◆ **TASK STATEMENT**:
Once you reach the line containing "Yara: Arjun, Bob, Nate, Oskar, Ravi" in the data below, restate each line word for word up to and including the one containing "How many pairs".

◆ **RAW DATA**:
★ ★ ★ ★ ★

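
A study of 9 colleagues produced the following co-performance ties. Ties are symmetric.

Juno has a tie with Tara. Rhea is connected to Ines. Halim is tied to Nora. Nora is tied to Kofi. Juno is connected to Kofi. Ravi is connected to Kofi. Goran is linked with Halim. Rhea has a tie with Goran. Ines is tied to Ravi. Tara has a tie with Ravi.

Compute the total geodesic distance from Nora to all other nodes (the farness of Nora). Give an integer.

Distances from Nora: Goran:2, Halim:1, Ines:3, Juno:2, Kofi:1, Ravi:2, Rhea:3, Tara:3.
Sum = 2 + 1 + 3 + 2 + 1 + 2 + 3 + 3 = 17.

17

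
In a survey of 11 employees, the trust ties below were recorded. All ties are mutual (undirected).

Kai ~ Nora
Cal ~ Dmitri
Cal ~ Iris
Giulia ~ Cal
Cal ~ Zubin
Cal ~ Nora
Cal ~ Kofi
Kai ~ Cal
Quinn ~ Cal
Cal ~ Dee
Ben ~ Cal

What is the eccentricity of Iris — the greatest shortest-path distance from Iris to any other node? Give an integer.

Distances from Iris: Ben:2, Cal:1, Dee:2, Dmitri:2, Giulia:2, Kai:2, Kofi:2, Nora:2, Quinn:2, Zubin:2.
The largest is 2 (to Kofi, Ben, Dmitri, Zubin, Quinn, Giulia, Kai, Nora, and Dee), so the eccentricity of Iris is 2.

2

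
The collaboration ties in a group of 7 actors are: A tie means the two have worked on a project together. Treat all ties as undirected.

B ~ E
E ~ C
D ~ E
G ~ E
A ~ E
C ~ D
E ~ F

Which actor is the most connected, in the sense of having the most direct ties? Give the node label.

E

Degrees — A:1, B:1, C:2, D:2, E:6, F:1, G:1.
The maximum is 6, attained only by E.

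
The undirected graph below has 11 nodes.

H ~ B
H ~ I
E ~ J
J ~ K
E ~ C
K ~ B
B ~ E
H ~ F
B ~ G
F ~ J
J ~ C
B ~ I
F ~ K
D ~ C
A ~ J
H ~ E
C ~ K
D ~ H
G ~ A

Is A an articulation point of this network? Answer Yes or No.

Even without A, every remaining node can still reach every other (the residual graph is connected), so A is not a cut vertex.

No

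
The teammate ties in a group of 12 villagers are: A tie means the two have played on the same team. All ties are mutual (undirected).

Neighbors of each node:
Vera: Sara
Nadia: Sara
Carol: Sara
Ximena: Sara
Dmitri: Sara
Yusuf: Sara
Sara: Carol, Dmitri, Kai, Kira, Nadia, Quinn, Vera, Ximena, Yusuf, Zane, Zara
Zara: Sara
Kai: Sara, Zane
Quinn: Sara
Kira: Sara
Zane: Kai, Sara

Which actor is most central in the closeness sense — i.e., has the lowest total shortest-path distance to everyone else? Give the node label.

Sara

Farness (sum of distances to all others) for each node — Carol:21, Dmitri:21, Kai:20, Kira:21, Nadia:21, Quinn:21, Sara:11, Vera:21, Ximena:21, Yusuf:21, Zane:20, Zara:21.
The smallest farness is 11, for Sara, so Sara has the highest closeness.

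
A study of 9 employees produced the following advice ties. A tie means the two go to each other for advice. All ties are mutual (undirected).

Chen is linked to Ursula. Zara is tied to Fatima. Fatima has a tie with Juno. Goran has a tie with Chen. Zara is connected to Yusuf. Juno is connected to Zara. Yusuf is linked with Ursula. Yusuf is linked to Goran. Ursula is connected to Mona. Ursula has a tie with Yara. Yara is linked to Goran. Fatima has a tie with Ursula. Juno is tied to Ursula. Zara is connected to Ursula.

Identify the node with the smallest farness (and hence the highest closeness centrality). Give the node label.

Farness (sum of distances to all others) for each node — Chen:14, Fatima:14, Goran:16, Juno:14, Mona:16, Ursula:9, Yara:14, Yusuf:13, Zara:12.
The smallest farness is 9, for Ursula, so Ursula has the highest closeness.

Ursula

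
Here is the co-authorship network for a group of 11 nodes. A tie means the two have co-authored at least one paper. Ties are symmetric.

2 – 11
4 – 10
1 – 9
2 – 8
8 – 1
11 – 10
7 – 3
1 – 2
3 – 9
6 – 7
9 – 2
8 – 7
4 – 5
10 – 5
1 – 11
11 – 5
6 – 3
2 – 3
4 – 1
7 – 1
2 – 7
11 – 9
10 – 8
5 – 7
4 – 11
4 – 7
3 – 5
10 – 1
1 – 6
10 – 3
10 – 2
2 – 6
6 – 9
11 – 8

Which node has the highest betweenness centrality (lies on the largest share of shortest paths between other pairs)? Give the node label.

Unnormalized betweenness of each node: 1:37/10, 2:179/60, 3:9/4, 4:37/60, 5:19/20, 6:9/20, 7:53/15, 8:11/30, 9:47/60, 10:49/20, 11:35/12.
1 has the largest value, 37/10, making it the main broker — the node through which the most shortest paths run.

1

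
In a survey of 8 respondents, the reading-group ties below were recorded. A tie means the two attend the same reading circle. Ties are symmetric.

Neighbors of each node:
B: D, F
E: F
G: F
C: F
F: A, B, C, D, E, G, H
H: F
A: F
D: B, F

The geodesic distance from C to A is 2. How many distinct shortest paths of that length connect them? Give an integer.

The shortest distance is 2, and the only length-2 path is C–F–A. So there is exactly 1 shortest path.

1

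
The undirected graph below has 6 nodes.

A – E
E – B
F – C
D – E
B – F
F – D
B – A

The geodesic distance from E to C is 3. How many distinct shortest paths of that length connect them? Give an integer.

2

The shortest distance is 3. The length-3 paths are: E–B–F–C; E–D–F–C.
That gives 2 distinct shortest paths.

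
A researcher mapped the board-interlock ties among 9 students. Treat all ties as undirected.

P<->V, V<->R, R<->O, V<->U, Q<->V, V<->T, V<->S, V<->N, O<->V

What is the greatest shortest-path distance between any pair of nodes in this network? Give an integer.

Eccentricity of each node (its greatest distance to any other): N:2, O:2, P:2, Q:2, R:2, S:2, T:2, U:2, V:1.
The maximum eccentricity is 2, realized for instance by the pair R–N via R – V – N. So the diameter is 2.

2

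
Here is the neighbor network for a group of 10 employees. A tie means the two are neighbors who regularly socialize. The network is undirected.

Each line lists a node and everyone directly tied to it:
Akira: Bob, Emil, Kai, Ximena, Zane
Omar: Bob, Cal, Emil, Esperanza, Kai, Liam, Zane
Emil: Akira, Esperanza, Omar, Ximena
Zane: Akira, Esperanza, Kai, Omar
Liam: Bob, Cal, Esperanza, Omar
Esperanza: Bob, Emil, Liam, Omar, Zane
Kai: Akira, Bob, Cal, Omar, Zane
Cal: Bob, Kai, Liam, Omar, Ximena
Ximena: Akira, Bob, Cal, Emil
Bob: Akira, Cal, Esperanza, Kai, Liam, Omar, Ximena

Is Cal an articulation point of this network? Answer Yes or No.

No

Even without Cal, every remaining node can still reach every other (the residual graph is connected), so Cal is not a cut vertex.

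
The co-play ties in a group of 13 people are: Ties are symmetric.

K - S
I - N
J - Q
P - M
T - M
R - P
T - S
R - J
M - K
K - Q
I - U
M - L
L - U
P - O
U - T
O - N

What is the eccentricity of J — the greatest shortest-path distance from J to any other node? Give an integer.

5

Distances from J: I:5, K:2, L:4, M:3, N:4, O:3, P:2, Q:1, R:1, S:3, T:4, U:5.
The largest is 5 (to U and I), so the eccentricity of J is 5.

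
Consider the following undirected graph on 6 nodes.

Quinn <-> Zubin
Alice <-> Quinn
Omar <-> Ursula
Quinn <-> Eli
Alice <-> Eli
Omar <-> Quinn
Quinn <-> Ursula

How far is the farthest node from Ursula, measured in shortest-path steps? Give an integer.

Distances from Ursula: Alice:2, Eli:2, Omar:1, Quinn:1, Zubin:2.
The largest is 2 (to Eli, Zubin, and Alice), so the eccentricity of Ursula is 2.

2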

★ ★ ★ ★ ★

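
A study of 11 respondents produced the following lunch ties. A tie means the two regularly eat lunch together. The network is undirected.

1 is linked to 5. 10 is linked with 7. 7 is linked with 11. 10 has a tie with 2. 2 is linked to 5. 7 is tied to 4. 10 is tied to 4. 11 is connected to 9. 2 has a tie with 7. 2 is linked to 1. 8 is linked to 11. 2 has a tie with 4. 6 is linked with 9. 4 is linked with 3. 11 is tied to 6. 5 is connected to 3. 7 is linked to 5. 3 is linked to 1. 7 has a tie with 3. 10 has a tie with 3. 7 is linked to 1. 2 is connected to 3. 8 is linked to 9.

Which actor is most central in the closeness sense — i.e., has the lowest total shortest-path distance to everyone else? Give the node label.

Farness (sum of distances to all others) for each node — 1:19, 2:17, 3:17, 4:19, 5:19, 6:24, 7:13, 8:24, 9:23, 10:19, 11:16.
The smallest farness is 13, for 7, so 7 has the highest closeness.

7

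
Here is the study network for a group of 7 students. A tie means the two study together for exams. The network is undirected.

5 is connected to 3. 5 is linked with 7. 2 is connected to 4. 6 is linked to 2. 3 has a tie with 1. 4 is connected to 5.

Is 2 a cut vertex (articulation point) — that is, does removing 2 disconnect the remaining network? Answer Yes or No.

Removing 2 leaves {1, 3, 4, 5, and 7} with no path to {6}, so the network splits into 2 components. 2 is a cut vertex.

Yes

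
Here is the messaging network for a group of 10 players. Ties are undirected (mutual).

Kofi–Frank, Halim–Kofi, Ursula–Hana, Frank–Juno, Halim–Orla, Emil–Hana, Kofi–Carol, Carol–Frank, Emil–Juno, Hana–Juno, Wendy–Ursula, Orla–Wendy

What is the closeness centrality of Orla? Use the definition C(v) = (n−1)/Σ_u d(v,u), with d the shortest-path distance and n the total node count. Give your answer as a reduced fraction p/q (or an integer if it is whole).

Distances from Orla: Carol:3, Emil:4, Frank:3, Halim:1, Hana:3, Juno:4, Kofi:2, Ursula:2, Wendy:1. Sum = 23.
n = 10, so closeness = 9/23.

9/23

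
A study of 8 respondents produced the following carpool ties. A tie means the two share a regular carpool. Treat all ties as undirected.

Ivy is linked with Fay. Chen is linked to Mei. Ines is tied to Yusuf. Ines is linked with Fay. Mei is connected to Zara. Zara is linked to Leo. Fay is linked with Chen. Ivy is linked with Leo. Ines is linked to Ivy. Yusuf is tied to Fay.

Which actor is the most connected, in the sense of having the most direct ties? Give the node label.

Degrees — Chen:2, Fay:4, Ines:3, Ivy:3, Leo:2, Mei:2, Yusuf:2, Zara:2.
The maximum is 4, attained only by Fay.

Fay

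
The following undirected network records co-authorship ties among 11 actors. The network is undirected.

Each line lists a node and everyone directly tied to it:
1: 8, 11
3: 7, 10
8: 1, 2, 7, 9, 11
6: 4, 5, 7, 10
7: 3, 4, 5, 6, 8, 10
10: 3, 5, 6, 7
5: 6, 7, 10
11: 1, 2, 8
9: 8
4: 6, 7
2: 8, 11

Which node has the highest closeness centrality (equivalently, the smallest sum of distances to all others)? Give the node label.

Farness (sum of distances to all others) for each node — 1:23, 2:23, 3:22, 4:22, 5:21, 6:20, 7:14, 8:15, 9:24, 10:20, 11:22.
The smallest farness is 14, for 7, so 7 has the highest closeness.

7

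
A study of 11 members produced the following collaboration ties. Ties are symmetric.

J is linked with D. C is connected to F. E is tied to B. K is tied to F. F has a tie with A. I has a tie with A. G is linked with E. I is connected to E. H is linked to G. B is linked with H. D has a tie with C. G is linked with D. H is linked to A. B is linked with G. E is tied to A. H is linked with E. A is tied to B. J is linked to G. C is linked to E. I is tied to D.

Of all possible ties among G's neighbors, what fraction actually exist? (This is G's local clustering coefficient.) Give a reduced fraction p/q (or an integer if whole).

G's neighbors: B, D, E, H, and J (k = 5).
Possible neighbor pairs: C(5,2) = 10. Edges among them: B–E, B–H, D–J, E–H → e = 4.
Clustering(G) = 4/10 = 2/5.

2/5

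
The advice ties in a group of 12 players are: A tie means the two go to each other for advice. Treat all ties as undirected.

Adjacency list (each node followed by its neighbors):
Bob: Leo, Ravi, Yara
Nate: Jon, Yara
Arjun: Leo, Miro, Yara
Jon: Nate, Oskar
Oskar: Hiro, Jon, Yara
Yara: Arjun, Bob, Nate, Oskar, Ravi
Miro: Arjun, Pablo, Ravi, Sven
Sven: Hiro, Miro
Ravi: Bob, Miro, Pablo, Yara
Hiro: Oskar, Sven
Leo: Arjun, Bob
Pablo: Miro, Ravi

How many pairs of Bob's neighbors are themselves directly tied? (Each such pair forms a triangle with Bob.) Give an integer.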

★ ★ ★ ★ ★

◆ **WRITTEN REPLY**:
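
Yara: Arjun, Bob, Nate, Oskar, Ravi
Miro: Arjun, Pablo, Ravi, Sven
Sven: Hiro, Miro
Ravi: Bob, Miro, Pablo, Yara
Hiro: Oskar, Sven
Leo: Arjun, Bob
Pablo: Miro, Ravi

How many pairs of Bob's neighbors are themselves directly tied? (Each such pair forms a triangle with Bob.) Give an integer.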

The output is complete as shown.